Supplied material.

──────────

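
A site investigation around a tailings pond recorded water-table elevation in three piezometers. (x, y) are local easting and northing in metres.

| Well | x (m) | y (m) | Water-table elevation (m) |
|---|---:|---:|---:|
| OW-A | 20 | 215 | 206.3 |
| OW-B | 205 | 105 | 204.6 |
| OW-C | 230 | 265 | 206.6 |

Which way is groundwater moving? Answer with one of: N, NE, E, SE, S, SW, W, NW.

S

Differences from OW-A: to OW-B (Δx, Δy, Δh) = (185, -110, -1.7); to OW-C = (210, 50, +0.3).
Solve a·Δx + b·Δy = Δh: det = 185·50 − 210·(-110) = 32350.
∂h/∂x = [(-1.7)·50 − (+0.3)·(-110)] / 32350 = -0.001607
∂h/∂y = [185·(+0.3) − 210·(-1.7)] / 32350 = +0.01275
Flow = −∇h = (+0.001607 east, -0.01275 north), which points south.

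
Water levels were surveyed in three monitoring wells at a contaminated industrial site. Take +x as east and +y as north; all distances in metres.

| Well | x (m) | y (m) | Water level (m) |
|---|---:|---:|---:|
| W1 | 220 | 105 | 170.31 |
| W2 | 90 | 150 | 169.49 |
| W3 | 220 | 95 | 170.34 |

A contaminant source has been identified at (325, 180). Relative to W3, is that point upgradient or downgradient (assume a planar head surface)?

upgradient

Taking W1 as reference: W2−W1 = (-130, 45, -0.82); W3−W1 = (0, -10, +0.03).
Solve a·Δx + b·Δy = Δh: det = (-130)·(-10) − 0·45 = 1300.
∂h/∂x = [(-0.82)·(-10) − (+0.03)·45] / 1300 = +0.005269
∂h/∂y = [(-130)·(+0.03) − 0·(-0.82)] / 1300 = -0.003000
Head at (325, 180) = 170.31 + (+0.005269)·(105) + (-0.003000)·(75) = 170.64 m.
That is higher than the 170.34 m at W3, so the point is upgradient.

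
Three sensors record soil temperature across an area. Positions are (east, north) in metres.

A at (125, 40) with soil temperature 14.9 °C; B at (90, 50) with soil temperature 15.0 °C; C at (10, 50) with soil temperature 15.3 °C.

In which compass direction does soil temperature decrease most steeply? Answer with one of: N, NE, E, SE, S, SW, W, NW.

Three-point gradient (reference A): Δ to B = (-35, 10, +0.1), Δ to C = (-115, 10, +0.4).
∂T/∂x = -0.003750, ∂T/∂y = -0.003125 (det = 800).
Steepest decrease is along −∇f = (+0.003750 E, +0.003125 N) → northeast.

NE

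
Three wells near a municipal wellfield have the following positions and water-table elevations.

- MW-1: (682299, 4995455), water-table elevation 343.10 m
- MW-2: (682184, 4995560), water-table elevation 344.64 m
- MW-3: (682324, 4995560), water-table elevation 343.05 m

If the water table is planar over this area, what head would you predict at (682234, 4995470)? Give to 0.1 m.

Three-point gradient (reference MW-1): Δ to MW-2 = (-115, 105, +1.54), Δ to MW-3 = (25, 105, -0.05).
∂h/∂x = -0.01136, ∂h/∂y = +0.002228 (det = -14700).
h(682234, 4995470) = 343.10 + (-0.01136)·(-65) + (+0.002228)·(15) = 343.10 +0.738 +0.033 = 343.872 m.

343.9 m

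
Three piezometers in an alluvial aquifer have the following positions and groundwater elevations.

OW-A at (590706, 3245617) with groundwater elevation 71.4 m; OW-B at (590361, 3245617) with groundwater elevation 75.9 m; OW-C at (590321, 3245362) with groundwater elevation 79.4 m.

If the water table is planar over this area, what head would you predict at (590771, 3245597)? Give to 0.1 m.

70.8 m

Differences from OW-A: to OW-B (Δx, Δy, Δh) = (-345, 0, +4.5); to OW-C = (-385, -255, +8.0).
Determinant of the coordinate differences = (-345)·(-255) − (-385)·0 = 87975.
∂h/∂x = [(+4.5)·(-255) − (+8.0)·0] / 87975 = -0.01304
∂h/∂y = [(-345)·(+8.0) − (-385)·(+4.5)] / 87975 = -0.01168
h(590771, 3245597) = 71.4 + (-0.01304)·(65) + (-0.01168)·(-20) = 71.4 -0.848 +0.234 = 70.786 m.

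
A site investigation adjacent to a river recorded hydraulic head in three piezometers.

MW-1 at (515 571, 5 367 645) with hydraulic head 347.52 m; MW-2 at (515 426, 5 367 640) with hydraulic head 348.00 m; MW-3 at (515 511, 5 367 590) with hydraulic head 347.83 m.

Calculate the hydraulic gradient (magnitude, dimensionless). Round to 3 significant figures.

With h = a·x + b·y + c and MW-1 as origin, the differences give:
  (-145)·a + (-5)·b = +0.48
  (-60)·a + (-55)·b = +0.31
Eliminate b (×(-55) and ×(-5), subtract): 7675·a = -24.850 → a = ∂h/∂x = -0.003238
Back-substitute: b = ∂h/∂y = -0.002104.
|∇h| = √(-0.003238² + -0.002104²) = 0.003862

0.00386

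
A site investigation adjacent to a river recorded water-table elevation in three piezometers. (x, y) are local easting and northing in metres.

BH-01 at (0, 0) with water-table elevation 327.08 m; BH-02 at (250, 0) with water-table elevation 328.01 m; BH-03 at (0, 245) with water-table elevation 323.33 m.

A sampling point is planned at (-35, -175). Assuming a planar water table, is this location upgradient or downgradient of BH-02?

∂h/∂x = (328.01 − 327.08) / (250 − 0) = +0.003720
∂h/∂y = (323.33 − 327.08) / (245 − 0) = -0.01531
Head at (-35, -175) = 327.08 + (+0.003720)·(-35) + (-0.01531)·(-175) = 329.63 m.
That is higher than the 328.01 m at BH-02, so the point is upgradient.

upgradient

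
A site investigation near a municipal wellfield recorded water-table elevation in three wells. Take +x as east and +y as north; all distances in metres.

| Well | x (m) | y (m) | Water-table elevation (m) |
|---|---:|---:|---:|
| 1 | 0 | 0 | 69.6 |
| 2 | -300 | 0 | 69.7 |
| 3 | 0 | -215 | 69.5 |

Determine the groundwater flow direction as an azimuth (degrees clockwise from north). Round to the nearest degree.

144°

∂h/∂x = (69.7 − 69.6) / (-300 − 0) = -0.0003333
∂h/∂y = (69.5 − 69.6) / (-215 − 0) = +0.0004651
Flow direction (−∇h) has components (+0.0003333 E, -0.0004651 N).
Azimuth = atan2(E, N) = atan2(+0.0003333, -0.0004651) = 144.4° ≈ 144°.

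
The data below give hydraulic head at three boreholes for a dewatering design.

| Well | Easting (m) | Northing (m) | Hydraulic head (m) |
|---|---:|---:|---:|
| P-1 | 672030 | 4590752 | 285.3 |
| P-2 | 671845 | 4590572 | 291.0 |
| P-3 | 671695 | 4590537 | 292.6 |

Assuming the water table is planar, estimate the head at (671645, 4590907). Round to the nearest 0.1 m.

Differences from P-1: to P-2 (Δx, Δy, Δh) = (-185, -180, +5.7); to P-3 = (-335, -215, +7.3).
Solve a·Δx + b·Δy = Δh: det = (-185)·(-215) − (-335)·(-180) = -20525.
∂h/∂x = [(+5.7)·(-215) − (+7.3)·(-180)] / -20525 = -0.004312
∂h/∂y = [(-185)·(+7.3) − (-335)·(+5.7)] / -20525 = -0.02724
h(671645, 4590907) = 285.3 + (-0.004312)·(-385) + (-0.02724)·(155) = 285.3 +1.660 -4.221 = 282.739 m.

282.7 m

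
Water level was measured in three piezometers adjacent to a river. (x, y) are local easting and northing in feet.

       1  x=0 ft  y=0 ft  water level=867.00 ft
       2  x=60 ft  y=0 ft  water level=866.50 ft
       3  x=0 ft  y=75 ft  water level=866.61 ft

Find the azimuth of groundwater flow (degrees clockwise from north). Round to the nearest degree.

∂h/∂x = (866.50 − 867.00) / (60 − 0) = -0.008333
∂h/∂y = (866.61 − 867.00) / (75 − 0) = -0.005200
Flow direction (−∇h) has components (+0.008333 E, +0.005200 N).
Azimuth = atan2(E, N) = atan2(+0.008333, +0.005200) = 58.0° ≈ 058°.

058°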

──────────

Try it.
From the records above, give again exactly the lines running from the line with "In which compass" to the line with "MW-1 at (515", inclusive.

Reply to the exercise.
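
In which compass direction does soil temperature decrease most steeply? Answer with one of: N, NE, E, SE, S, SW, W, NW.

Three-point gradient (reference A): Δ to B = (-35, 10, +0.1), Δ to C = (-115, 10, +0.4).
∂T/∂x = -0.003750, ∂T/∂y = -0.003125 (det = 800).
Steepest decrease is along −∇f = (+0.003750 E, +0.003125 N) → northeast.

NE

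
Three wells near a municipal wellfield have the following positions and water-table elevations.

- MW-1: (682299, 4995455), water-table elevation 343.10 m
- MW-2: (682184, 4995560), water-table elevation 344.64 m
- MW-3: (682324, 4995560), water-table elevation 343.05 m

If the water table is planar over this area, what head would you predict at (682234, 4995470)? Give to 0.1 m.

Three-point gradient (reference MW-1): Δ to MW-2 = (-115, 105, +1.54), Δ to MW-3 = (25, 105, -0.05).
∂h/∂x = -0.01136, ∂h/∂y = +0.002228 (det = -14700).
h(682234, 4995470) = 343.10 + (-0.01136)·(-65) + (+0.002228)·(15) = 343.10 +0.738 +0.033 = 343.872 m.

343.9 m

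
Three piezometers in an alluvial aquifer have the following positions and groundwater elevations.

OW-A at (590706, 3245617) with groundwater elevation 71.4 m; OW-B at (590361, 3245617) with groundwater elevation 75.9 m; OW-C at (590321, 3245362) with groundwater elevation 79.4 m.

If the water table is planar over this area, what head would you predict at (590771, 3245597)? Give to 0.1 m.

70.8 m

Differences from OW-A: to OW-B (Δx, Δy, Δh) = (-345, 0, +4.5); to OW-C = (-385, -255, +8.0).
Determinant of the coordinate differences = (-345)·(-255) − (-385)·0 = 87975.
∂h/∂x = [(+4.5)·(-255) − (+8.0)·0] / 87975 = -0.01304
∂h/∂y = [(-345)·(+8.0) − (-385)·(+4.5)] / 87975 = -0.01168
h(590771, 3245597) = 71.4 + (-0.01304)·(65) + (-0.01168)·(-20) = 71.4 -0.848 +0.234 = 70.786 m.

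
A site investigation adjacent to a river recorded hydraulic head in three piezometers.

MW-1 at (515 571, 5 367 645) with hydraulic head 347.52 m; MW-2 at (515 426, 5 367 640) with hydraulic head 348.00 m; MW-3 at (515 511, 5 367 590) with hydraulic head 347.83 m.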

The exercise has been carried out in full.